WORK TO COMPLETE:
This exercise asks for the records to be retyped exactly as they read.
##### RECORDS SUPPLIED
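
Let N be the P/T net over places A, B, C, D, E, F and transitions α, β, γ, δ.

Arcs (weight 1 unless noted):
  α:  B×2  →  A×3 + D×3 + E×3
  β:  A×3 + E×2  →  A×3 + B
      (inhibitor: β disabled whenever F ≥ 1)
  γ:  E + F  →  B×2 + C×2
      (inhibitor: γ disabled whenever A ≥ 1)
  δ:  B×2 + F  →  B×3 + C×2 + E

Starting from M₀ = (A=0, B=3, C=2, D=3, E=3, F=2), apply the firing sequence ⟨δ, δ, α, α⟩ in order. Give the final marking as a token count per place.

(A=6, B=1, C=6, D=9, E=11, F=0)

step 1: fire δ:  (A=0, B=3, C=2, D=3, E=3, F=2) → (A=0, B=4, C=4, D=3, E=4, F=1)
step 2: fire δ:  (A=0, B=4, C=4, D=3, E=4, F=1) → (A=0, B=5, C=6, D=3, E=5, F=0)
step 3: fire α:  (A=0, B=5, C=6, D=3, E=5, F=0) → (A=3, B=3, C=6, D=6, E=8, F=0)
step 4: fire α:  (A=3, B=3, C=6, D=6, E=8, F=0) → (A=6, B=1, C=6, D=9, E=11, F=0)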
##########
OUTPUT:
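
Let N be the P/T net over places A, B, C, D, E, F and transitions α, β, γ, δ.

Arcs (weight 1 unless noted):
  α:  B×2  →  A×3 + D×3 + E×3
  β:  A×3 + E×2  →  A×3 + B
      (inhibitor: β disabled whenever F ≥ 1)
  γ:  E + F  →  B×2 + C×2
      (inhibitor: γ disabled whenever A ≥ 1)
  δ:  B×2 + F  →  B×3 + C×2 + E

Starting from M₀ = (A=0, B=3, C=2, D=3, E=3, F=2), apply the firing sequence ⟨δ, δ, α, α⟩ in order. Give the final marking as a token count per place.

(A=6, B=1, C=6, D=9, E=11, F=0)

step 1: fire δ:  (A=0, B=3, C=2, D=3, E=3, F=2) → (A=0, B=4, C=4, D=3, E=4, F=1)
step 2: fire δ:  (A=0, B=4, C=4, D=3, E=4, F=1) → (A=0, B=5, C=6, D=3, E=5, F=0)
step 3: fire α:  (A=0, B=5, C=6, D=3, E=5, F=0) → (A=3, B=3, C=6, D=6, E=8, F=0)
step 4: fire α:  (A=3, B=3, C=6, D=6, E=8, F=0) → (A=6, B=1, C=6, D=9, E=11, F=0)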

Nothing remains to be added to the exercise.